» What is being asked: Reproduce all the data, character for character.

» Provided records:
##########

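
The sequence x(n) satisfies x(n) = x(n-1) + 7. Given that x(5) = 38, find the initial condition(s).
x(5) = x(0) + 5·7, so x(0) = 38 - 35 = 3.

x(0) = 3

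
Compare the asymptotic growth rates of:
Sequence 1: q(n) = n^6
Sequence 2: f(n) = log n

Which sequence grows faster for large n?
Comparing growth rates:
Growth-rate hierarchy: log n ≺ any polynomial ≺ any exponential cⁿ (c>1) ≺ n! ≺ nⁿ.
polynomial degree 6 dominates logarithmic asymptotically.

q(n) grows faster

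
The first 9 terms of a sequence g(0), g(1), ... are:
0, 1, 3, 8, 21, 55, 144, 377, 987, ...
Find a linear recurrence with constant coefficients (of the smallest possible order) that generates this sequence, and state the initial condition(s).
Look for the lowest-order linear relation among consecutive terms.
Observation: g(n) - 3·g(n-1) - (-1)·g(n-2) = 0 holds for the shown terms, and no order-1 relation g(n) = α·g(n-1) + β fits.
Check at n=3: 3·3 + (-1)·1 = 8. ✓

g(n) = 3g(n-1) - g(n-2), g(0) = 0, g(1) = 1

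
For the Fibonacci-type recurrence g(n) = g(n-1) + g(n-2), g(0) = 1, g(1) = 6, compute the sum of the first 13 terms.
Computing the sequence terms: 1, 6, 7, 13, 20, 33, 53, 86, 139, 225, 364, 589, 953
Adding these values together:

2489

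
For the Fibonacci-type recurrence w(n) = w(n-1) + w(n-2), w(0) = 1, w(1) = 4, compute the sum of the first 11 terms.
Computing the sequence terms: 1, 4, 5, 9, 14, 23, 37, 60, 97, 157, 254
Adding these values together:

661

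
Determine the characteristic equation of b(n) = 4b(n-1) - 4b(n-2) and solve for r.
Substitute b(n) = rⁿ and divide through by rⁿ⁻²: r² - 4r + 4 = 0
Factor: (r - 2)² = 0, so r = 2 (double root).
General solution: b(n) = (A + Bn)·2ⁿ

Characteristic: r² - 4r + 4 = 0, Roots: r = 2 (double root)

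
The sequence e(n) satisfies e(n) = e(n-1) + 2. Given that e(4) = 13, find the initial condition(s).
e(4) = e(0) + 4·2, so e(0) = 13 - 8 = 5.

e(0) = 5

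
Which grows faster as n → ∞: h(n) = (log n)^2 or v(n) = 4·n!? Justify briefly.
Comparing growth rates:
Growth-rate hierarchy: log n ≺ any polynomial ≺ any exponential cⁿ (c>1) ≺ n! ≺ nⁿ.
factorial dominates polylogarithmic (log n)^2 asymptotically.

v(n) grows faster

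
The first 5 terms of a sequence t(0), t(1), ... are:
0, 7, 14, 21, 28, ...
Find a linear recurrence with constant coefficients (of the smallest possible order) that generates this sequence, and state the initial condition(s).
Look for the lowest-order linear relation among consecutive terms.
Observation: consecutive differences are constant (= 7).
Check at n=2: 1·7 + 7 = 14. ✓

t(n) = t(n-1) + 7, t(0) = 0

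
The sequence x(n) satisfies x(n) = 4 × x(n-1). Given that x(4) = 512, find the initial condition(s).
In general x(n) = 4ⁿ · x(0). At n = 4: x(0) = x(4) / 4^4 = 512 / 256 = 2.

x(0) = 2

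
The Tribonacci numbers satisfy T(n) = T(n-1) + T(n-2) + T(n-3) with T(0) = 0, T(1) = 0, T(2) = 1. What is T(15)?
Computing the sequence terms:
0, 0, 1, 1, 2, 4, 7, 13, 24, 44, 81, 149, 274, 504, 927, 1705

1705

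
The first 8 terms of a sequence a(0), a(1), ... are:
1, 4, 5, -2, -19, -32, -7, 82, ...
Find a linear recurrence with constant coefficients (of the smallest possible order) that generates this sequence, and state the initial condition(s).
Look for the lowest-order linear relation among consecutive terms.
Observation: a(n) - 2·a(n-1) - (-3)·a(n-2) = 0 holds for the shown terms, and no order-1 relation a(n) = α·a(n-1) + β fits.
Check at n=3: 2·5 + (-3)·4 = -2. ✓

a(n) = 2a(n-1) - 3a(n-2), a(0) = 1, a(1) = 4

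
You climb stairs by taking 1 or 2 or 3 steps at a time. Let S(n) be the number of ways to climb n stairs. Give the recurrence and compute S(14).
Condition on the size of the last step (1 to 3): before it there were n-1, …, n-3 stairs climbed, and these cases are disjoint, so S(n) = S(n-1) + S(n-2) + S(n-3) (order-3 linear recurrence).
Initial conditions by direct count (compositions of i into parts ≤ 3): S(1) = 1; S(2) = 2; S(3) = 4.
Iterating the recurrence: S(4) = 7, S(5) = 13, S(6) = 24, S(7) = 44, S(8) = 81, S(9) = 149, S(10) = 274, S(11) = 504, S(12) = 927, S(13) = 1705, S(14) = 3136.

S(n) = S(n-1) + S(n-2) + S(n-3), S(1) = 1, S(2) = 2, S(3) = 4; S(14) = 3136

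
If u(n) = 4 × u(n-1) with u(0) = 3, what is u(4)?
Computing step by step:
u(0) = 3
u(1) = 4 × 3 = 12
u(2) = 4 × 12 = 48
u(3) = 4 × 48 = 192
u(4) = 4 × 192 = 768

768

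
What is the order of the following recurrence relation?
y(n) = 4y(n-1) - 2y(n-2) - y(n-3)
The order is the largest lag k for which y(n-k) appears. Here the deepest term is y(n-3), so the order is 3.

Order 3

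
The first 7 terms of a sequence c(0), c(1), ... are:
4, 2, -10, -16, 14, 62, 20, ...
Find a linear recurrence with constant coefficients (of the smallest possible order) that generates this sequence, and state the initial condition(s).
Look for the lowest-order linear relation among consecutive terms.
Observation: c(n) - 1·c(n-1) - (-3)·c(n-2) = 0 holds for the shown terms, and no order-1 relation c(n) = α·c(n-1) + β fits.
Check at n=3: 1·-10 + (-3)·2 = -16. ✓

c(n) = c(n-1) - 3c(n-2), c(0) = 4, c(1) = 2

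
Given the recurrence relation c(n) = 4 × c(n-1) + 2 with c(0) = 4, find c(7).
Computing step by step:
c(0) = 4
c(1) = 4 × 4 + 2 = 18
c(2) = 4 × 18 + 2 = 74
c(3) = 4 × 74 + 2 = 298
c(4) = 4 × 298 + 2 = 1194
c(5) = 4 × 1194 + 2 = 4778
c(6) = 4 × 4778 + 2 = 19114
c(7) = 4 × 19114 + 2 = 76458

76458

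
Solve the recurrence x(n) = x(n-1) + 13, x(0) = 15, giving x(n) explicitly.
Recurrence: x(n) = x(n-1) + 13, initial: x(0) = 15.
Each step adds 13, so x(n) = x(0) + 13n = 13n + 15.

x(n) = 13n + 15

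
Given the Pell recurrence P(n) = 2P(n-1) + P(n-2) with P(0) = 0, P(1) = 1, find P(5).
Computing the sequence terms:
0, 1, 2, 5, 12, 29

29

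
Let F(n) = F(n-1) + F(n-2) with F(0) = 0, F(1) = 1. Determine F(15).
Computing the sequence terms:
0, 1, 1, 2, 3, 5, 8, 13, 21, 34, 55, 89, 144, 233, 377, 610

610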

##########

» Answer section:
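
The sequence x(n) satisfies x(n) = x(n-1) + 7. Given that x(5) = 38, find the initial condition(s).
x(5) = x(0) + 5·7, so x(0) = 38 - 35 = 3.

x(0) = 3

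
Compare the asymptotic growth rates of:
Sequence 1: q(n) = n^6
Sequence 2: f(n) = log n

Which sequence grows faster for large n?
Comparing growth rates:
Growth-rate hierarchy: log n ≺ any polynomial ≺ any exponential cⁿ (c>1) ≺ n! ≺ nⁿ.
polynomial degree 6 dominates logarithmic asymptotically.

q(n) grows faster

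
The first 9 terms of a sequence g(0), g(1), ... are:
0, 1, 3, 8, 21, 55, 144, 377, 987, ...
Find a linear recurrence with constant coefficients (of the smallest possible order) that generates this sequence, and state the initial condition(s).
Look for the lowest-order linear relation among consecutive terms.
Observation: g(n) - 3·g(n-1) - (-1)·g(n-2) = 0 holds for the shown terms, and no order-1 relation g(n) = α·g(n-1) + β fits.
Check at n=3: 3·3 + (-1)·1 = 8. ✓

g(n) = 3g(n-1) - g(n-2), g(0) = 0, g(1) = 1

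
For the Fibonacci-type recurrence g(n) = g(n-1) + g(n-2), g(0) = 1, g(1) = 6, compute the sum of the first 13 terms.
Computing the sequence terms: 1, 6, 7, 13, 20, 33, 53, 86, 139, 225, 364, 589, 953
Adding these values together:

2489

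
For the Fibonacci-type recurrence w(n) = w(n-1) + w(n-2), w(0) = 1, w(1) = 4, compute the sum of the first 11 terms.
Computing the sequence terms: 1, 4, 5, 9, 14, 23, 37, 60, 97, 157, 254
Adding these values together:

661

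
Determine the characteristic equation of b(n) = 4b(n-1) - 4b(n-2) and solve for r.
Substitute b(n) = rⁿ and divide through by rⁿ⁻²: r² - 4r + 4 = 0
Factor: (r - 2)² = 0, so r = 2 (double root).
General solution: b(n) = (A + Bn)·2ⁿ

Characteristic: r² - 4r + 4 = 0, Roots: r = 2 (double root)

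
The sequence e(n) satisfies e(n) = e(n-1) + 2. Given that e(4) = 13, find the initial condition(s).
e(4) = e(0) + 4·2, so e(0) = 13 - 8 = 5.

e(0) = 5

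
Which grows faster as n → ∞: h(n) = (log n)^2 or v(n) = 4·n!? Justify briefly.
Comparing growth rates:
Growth-rate hierarchy: log n ≺ any polynomial ≺ any exponential cⁿ (c>1) ≺ n! ≺ nⁿ.
factorial dominates polylogarithmic (log n)^2 asymptotically.

v(n) grows faster

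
The first 5 terms of a sequence t(0), t(1), ... are:
0, 7, 14, 21, 28, ...
Find a linear recurrence with constant coefficients (of the smallest possible order) that generates this sequence, and state the initial condition(s).
Look for the lowest-order linear relation among consecutive terms.
Observation: consecutive differences are constant (= 7).
Check at n=2: 1·7 + 7 = 14. ✓

t(n) = t(n-1) + 7, t(0) = 0

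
The sequence x(n) satisfies x(n) = 4 × x(n-1). Given that x(4) = 512, find the initial condition(s).
In general x(n) = 4ⁿ · x(0). At n = 4: x(0) = x(4) / 4^4 = 512 / 256 = 2.

x(0) = 2

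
The Tribonacci numbers satisfy T(n) = T(n-1) + T(n-2) + T(n-3) with T(0) = 0, T(1) = 0, T(2) = 1. What is T(15)?
Computing the sequence terms:
0, 0, 1, 1, 2, 4, 7, 13, 24, 44, 81, 149, 274, 504, 927, 1705

1705

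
The first 8 terms of a sequence a(0), a(1), ... are:
1, 4, 5, -2, -19, -32, -7, 82, ...
Find a linear recurrence with constant coefficients (of the smallest possible order) that generates this sequence, and state the initial condition(s).
Look for the lowest-order linear relation among consecutive terms.
Observation: a(n) - 2·a(n-1) - (-3)·a(n-2) = 0 holds for the shown terms, and no order-1 relation a(n) = α·a(n-1) + β fits.
Check at n=3: 2·5 + (-3)·4 = -2. ✓

a(n) = 2a(n-1) - 3a(n-2), a(0) = 1, a(1) = 4

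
You climb stairs by taking 1 or 2 or 3 steps at a time. Let S(n) be the number of ways to climb n stairs. Give the recurrence and compute S(14).
Condition on the size of the last step (1 to 3): before it there were n-1, …, n-3 stairs climbed, and these cases are disjoint, so S(n) = S(n-1) + S(n-2) + S(n-3) (order-3 linear recurrence).
Initial conditions by direct count (compositions of i into parts ≤ 3): S(1) = 1; S(2) = 2; S(3) = 4.
Iterating the recurrence: S(4) = 7, S(5) = 13, S(6) = 24, S(7) = 44, S(8) = 81, S(9) = 149, S(10) = 274, S(11) = 504, S(12) = 927, S(13) = 1705, S(14) = 3136.

S(n) = S(n-1) + S(n-2) + S(n-3), S(1) = 1, S(2) = 2, S(3) = 4; S(14) = 3136

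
If u(n) = 4 × u(n-1) with u(0) = 3, what is u(4)?
Computing step by step:
u(0) = 3
u(1) = 4 × 3 = 12
u(2) = 4 × 12 = 48
u(3) = 4 × 48 = 192
u(4) = 4 × 192 = 768

768

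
What is the order of the following recurrence relation?
y(n) = 4y(n-1) - 2y(n-2) - y(n-3)
The order is the largest lag k for which y(n-k) appears. Here the deepest term is y(n-3), so the order is 3.

Order 3

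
The first 7 terms of a sequence c(0), c(1), ... are:
4, 2, -10, -16, 14, 62, 20, ...
Find a linear recurrence with constant coefficients (of the smallest possible order) that generates this sequence, and state the initial condition(s).
Look for the lowest-order linear relation among consecutive terms.
Observation: c(n) - 1·c(n-1) - (-3)·c(n-2) = 0 holds for the shown terms, and no order-1 relation c(n) = α·c(n-1) + β fits.
Check at n=3: 1·-10 + (-3)·2 = -16. ✓

c(n) = c(n-1) - 3c(n-2), c(0) = 4, c(1) = 2

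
Given the recurrence relation c(n) = 4 × c(n-1) + 2 with c(0) = 4, find c(7).
Computing step by step:
c(0) = 4
c(1) = 4 × 4 + 2 = 18
c(2) = 4 × 18 + 2 = 74
c(3) = 4 × 74 + 2 = 298
c(4) = 4 × 298 + 2 = 1194
c(5) = 4 × 1194 + 2 = 4778
c(6) = 4 × 4778 + 2 = 19114
c(7) = 4 × 19114 + 2 = 76458

76458

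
Solve the recurrence x(n) = x(n-1) + 13, x(0) = 15, giving x(n) explicitly.
Recurrence: x(n) = x(n-1) + 13, initial: x(0) = 15.
Each step adds 13, so x(n) = x(0) + 13n = 13n + 15.

x(n) = 13n + 15

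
Given the Pell recurrence P(n) = 2P(n-1) + P(n-2) with P(0) = 0, P(1) = 1, find P(5).
Computing the sequence terms:
0, 1, 2, 5, 12, 29

29

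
Let F(n) = F(n-1) + F(n-2) with F(0) = 0, F(1) = 1. Determine F(15).
Computing the sequence terms:
0, 1, 1, 2, 3, 5, 8, 13, 21, 34, 55, 89, 144, 233, 377, 610

610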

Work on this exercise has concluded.